Activity:
Nothing other than the lines from the one containing "A row of 4 lockers" through the close of the entries below should be printed, each exactly.

Entries shown:
------------------------------------------------------------------------

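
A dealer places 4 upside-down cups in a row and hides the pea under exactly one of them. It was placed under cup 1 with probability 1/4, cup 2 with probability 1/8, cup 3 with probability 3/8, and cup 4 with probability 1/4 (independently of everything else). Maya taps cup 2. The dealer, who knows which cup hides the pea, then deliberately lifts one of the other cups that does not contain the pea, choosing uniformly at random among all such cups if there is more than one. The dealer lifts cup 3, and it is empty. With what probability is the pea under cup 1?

Consider each possible location of the pea in turn.
If it is under either of cups 1 and 4 (prior 1/4 each): the dealer has 2 equally likely choices, so probability 1/2; weight (1/4)·(1/2) = 1/8 each.
If it is under cup 2 (prior 1/8): the dealer has 3 equally likely choices, so probability 1/3; weight (1/8)·(1/3) = 1/24.
If it is under cup 3 (prior 3/8): the dealer opened cup 3, so this case is ruled out; weight (3/8)·0 = 0.
The weights sum to 7/24.
So P(the pea under cup 1 | the dealer opened cup 3) = (1/8) / (7/24) = 3/7.

3/7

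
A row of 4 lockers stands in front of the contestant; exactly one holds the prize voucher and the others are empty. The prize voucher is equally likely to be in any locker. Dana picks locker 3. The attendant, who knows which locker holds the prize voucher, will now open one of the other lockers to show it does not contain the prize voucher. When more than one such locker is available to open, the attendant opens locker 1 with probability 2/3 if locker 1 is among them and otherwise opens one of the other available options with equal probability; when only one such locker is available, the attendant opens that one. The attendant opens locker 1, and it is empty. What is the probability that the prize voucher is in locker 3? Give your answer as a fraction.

1/3

Condition on the true location of the prize voucher.
If it is in locker 1 (prior 1/4): the attendant opened locker 1, so this case is ruled out; weight (1/4)·0 = 0.
If it is in any of lockers 2, 3, and 4 (prior 1/4 each): locker 1 is available, opened with probability 2/3; weight (1/4)·(2/3) = 1/6 each.
The weights sum to 1/2.
So P(the prize voucher in locker 3 | the attendant opened locker 1) = (1/6) / (1/2) = 1/3.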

------------------------------------------------------------------------

Answer for this exercise:
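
A row of 4 lockers stands in front of the contestant; exactly one holds the prize voucher and the others are empty. The prize voucher is equally likely to be in any locker. Dana picks locker 3. The attendant, who knows which locker holds the prize voucher, will now open one of the other lockers to show it does not contain the prize voucher. When more than one such locker is available to open, the attendant opens locker 1 with probability 2/3 if locker 1 is among them and otherwise opens one of the other available options with equal probability; when only one such locker is available, the attendant opens that one. The attendant opens locker 1, and it is empty. What is the probability that the prize voucher is in locker 3? Give your answer as a fraction.

1/3

Condition on the true location of the prize voucher.
If it is in locker 1 (prior 1/4): the attendant opened locker 1, so this case is ruled out; weight (1/4)·0 = 0.
If it is in any of lockers 2, 3, and 4 (prior 1/4 each): locker 1 is available, opened with probability 2/3; weight (1/4)·(2/3) = 1/6 each.
The weights sum to 1/2.
So P(the prize voucher in locker 3 | the attendant opened locker 1) = (1/6) / (1/2) = 1/3.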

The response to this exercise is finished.